Collected data:
┌────────
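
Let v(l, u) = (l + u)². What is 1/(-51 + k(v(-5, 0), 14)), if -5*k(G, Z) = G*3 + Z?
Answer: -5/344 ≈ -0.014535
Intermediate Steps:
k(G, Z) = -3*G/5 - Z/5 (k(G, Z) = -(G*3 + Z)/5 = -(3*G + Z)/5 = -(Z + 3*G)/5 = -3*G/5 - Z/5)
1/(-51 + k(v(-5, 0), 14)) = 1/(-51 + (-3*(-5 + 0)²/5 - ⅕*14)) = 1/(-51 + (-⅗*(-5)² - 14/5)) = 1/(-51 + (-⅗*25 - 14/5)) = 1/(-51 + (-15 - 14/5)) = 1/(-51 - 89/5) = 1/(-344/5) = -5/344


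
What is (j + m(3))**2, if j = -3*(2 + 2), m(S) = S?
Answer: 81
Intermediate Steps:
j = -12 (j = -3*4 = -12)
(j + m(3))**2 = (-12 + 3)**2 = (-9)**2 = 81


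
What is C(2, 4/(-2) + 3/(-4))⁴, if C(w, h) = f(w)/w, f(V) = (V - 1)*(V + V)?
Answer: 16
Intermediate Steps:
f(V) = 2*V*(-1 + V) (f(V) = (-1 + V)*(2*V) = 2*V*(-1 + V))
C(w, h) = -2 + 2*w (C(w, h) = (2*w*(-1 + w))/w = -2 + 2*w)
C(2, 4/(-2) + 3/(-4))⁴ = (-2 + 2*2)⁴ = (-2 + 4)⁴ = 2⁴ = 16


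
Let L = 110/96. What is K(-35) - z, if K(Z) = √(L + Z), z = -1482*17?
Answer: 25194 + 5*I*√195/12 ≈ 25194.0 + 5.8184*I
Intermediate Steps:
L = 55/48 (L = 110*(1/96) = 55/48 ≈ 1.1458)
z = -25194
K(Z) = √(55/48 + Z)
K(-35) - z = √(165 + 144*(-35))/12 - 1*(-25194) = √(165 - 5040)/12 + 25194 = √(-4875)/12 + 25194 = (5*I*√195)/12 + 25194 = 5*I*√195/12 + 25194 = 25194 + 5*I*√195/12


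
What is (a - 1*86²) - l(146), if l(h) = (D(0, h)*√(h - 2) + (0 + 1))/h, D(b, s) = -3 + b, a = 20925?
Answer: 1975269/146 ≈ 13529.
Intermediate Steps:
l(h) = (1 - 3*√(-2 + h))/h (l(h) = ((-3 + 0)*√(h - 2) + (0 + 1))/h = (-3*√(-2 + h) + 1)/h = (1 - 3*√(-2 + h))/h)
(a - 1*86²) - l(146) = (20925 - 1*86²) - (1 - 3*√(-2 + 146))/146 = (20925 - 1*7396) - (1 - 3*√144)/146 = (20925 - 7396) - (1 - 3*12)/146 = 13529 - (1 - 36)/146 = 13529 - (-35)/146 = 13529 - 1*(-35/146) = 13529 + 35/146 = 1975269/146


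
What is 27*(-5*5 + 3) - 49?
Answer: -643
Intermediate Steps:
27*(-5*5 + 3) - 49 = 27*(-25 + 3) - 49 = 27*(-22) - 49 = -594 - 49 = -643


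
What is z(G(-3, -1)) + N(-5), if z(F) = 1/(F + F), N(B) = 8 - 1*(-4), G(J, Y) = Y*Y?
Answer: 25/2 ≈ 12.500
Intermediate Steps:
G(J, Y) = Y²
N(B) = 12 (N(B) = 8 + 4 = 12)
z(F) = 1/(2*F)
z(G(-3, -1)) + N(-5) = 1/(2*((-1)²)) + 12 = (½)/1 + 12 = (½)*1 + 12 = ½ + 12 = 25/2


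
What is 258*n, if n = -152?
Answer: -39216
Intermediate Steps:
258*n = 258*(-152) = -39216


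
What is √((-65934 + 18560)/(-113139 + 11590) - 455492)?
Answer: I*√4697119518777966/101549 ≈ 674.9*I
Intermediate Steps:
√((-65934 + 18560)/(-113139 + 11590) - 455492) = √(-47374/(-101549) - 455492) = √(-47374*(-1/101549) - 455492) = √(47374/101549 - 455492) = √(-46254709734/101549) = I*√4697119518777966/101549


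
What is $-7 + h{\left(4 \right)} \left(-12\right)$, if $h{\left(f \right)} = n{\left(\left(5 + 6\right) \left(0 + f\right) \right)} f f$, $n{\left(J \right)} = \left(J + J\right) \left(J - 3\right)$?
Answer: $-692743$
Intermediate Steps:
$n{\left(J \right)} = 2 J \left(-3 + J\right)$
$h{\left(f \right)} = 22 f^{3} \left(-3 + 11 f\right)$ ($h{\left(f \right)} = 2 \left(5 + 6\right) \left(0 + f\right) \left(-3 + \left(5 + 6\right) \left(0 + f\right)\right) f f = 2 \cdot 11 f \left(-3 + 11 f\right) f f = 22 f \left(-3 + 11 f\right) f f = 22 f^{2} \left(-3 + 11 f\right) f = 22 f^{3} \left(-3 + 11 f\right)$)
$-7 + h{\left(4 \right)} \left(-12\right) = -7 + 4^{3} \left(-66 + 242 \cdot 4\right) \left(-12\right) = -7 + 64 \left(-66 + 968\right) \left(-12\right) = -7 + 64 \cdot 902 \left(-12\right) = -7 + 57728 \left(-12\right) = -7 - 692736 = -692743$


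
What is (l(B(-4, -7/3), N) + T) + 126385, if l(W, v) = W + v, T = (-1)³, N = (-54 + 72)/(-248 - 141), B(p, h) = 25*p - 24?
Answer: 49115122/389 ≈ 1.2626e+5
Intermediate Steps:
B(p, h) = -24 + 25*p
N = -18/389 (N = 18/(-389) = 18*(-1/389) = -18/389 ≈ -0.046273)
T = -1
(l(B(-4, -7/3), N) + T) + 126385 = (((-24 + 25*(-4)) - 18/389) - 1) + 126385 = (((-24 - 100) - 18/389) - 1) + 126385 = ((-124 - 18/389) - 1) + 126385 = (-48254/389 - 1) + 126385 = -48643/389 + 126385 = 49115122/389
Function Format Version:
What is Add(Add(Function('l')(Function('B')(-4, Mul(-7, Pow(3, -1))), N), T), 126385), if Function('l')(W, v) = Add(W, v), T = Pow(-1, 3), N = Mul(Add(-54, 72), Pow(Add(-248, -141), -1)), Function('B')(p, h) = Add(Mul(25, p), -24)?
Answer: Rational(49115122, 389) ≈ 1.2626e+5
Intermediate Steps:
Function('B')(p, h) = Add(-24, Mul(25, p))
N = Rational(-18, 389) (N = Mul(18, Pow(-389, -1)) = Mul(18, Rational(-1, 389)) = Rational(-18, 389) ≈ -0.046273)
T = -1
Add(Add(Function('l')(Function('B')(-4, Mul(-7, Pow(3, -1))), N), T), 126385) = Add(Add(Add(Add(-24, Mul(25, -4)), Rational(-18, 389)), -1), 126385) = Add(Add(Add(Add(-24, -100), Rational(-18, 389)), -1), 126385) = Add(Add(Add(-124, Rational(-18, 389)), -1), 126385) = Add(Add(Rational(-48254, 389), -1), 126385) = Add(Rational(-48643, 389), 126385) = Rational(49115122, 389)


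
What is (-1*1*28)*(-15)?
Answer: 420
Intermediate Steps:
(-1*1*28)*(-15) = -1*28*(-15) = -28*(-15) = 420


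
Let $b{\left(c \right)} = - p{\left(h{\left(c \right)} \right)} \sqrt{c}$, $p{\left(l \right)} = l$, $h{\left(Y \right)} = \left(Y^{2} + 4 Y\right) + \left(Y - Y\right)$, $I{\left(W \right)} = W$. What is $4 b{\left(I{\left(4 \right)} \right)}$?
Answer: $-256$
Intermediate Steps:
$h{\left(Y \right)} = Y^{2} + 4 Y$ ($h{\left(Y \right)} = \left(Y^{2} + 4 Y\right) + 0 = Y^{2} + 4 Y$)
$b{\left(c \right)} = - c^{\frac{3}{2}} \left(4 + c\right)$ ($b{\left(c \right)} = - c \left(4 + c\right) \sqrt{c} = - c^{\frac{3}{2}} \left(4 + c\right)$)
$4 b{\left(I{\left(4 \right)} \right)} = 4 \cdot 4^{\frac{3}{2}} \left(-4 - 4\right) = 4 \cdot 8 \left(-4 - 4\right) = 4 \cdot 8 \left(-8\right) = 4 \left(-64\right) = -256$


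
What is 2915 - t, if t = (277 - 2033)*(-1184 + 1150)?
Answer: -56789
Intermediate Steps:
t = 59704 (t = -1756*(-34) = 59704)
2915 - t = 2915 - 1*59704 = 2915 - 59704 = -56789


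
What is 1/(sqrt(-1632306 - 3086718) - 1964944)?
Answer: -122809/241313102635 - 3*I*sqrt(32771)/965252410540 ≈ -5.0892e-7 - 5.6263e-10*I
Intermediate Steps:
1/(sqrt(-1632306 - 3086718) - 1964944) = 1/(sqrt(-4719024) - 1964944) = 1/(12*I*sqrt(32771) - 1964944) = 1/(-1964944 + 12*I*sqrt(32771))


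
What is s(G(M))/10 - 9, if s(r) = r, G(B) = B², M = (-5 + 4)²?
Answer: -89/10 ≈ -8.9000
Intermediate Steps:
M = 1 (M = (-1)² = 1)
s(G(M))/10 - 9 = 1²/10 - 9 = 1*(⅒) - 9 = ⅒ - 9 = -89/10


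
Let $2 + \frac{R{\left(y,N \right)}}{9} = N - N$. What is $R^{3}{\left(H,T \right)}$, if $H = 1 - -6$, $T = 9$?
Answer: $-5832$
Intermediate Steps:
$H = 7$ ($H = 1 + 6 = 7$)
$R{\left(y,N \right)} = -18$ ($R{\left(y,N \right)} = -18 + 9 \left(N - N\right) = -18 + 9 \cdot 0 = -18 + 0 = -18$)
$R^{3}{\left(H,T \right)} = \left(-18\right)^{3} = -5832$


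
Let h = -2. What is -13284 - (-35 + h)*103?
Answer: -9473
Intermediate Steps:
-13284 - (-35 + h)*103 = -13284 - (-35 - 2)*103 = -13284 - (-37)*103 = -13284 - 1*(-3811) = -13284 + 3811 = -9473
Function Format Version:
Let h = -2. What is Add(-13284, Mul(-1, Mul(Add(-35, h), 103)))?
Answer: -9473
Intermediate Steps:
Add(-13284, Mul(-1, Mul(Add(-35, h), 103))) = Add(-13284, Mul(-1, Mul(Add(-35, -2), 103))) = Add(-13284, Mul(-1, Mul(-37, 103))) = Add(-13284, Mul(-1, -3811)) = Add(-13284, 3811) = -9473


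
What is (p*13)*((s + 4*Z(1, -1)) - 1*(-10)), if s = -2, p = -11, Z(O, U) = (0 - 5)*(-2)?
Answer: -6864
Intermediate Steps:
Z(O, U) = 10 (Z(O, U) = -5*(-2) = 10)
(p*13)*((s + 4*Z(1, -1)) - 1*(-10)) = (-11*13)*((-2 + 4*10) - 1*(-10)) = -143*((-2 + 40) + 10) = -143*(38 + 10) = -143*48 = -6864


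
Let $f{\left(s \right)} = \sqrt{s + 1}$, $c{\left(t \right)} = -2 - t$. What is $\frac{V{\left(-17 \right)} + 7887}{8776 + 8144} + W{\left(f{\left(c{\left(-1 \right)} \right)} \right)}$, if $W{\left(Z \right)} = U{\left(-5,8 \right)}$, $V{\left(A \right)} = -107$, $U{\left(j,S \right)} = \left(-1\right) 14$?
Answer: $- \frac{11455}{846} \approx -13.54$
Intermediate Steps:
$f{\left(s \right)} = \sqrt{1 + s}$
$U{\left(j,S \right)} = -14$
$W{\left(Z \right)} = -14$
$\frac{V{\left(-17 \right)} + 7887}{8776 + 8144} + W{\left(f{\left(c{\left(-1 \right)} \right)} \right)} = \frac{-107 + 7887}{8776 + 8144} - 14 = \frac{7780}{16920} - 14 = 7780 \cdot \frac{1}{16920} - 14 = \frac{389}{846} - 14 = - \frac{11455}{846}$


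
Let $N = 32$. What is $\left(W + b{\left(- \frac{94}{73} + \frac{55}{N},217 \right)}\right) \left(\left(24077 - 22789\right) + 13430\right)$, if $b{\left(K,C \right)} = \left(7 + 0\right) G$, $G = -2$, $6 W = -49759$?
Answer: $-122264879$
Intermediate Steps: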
└────────
**Work to be completed**
Look above for the line that contains "Answer: Rational(49115122, 389) ≈ 1.2626e+5". Starting there, transcribe every line exactly until you have copied the line that contains "Answer: $-256$".

**Result for this exercise**
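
Answer: Rational(49115122, 389) ≈ 1.2626e+5
Intermediate Steps:
Function('B')(p, h) = Add(-24, Mul(25, p))
N = Rational(-18, 389) (N = Mul(18, Pow(-389, -1)) = Mul(18, Rational(-1, 389)) = Rational(-18, 389) ≈ -0.046273)
T = -1
Add(Add(Function('l')(Function('B')(-4, Mul(-7, Pow(3, -1))), N), T), 126385) = Add(Add(Add(Add(-24, Mul(25, -4)), Rational(-18, 389)), -1), 126385) = Add(Add(Add(Add(-24, -100), Rational(-18, 389)), -1), 126385) = Add(Add(Add(-124, Rational(-18, 389)), -1), 126385) = Add(Add(Rational(-48254, 389), -1), 126385) = Add(Rational(-48643, 389), 126385) = Rational(49115122, 389)


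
What is (-1*1*28)*(-15)?
Answer: 420
Intermediate Steps:
(-1*1*28)*(-15) = -1*28*(-15) = -28*(-15) = 420


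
Let $b{\left(c \right)} = - p{\left(h{\left(c \right)} \right)} \sqrt{c}$, $p{\left(l \right)} = l$, $h{\left(Y \right)} = \left(Y^{2} + 4 Y\right) + \left(Y - Y\right)$, $I{\left(W \right)} = W$. What is $4 b{\left(I{\left(4 \right)} \right)}$?
Answer: $-256$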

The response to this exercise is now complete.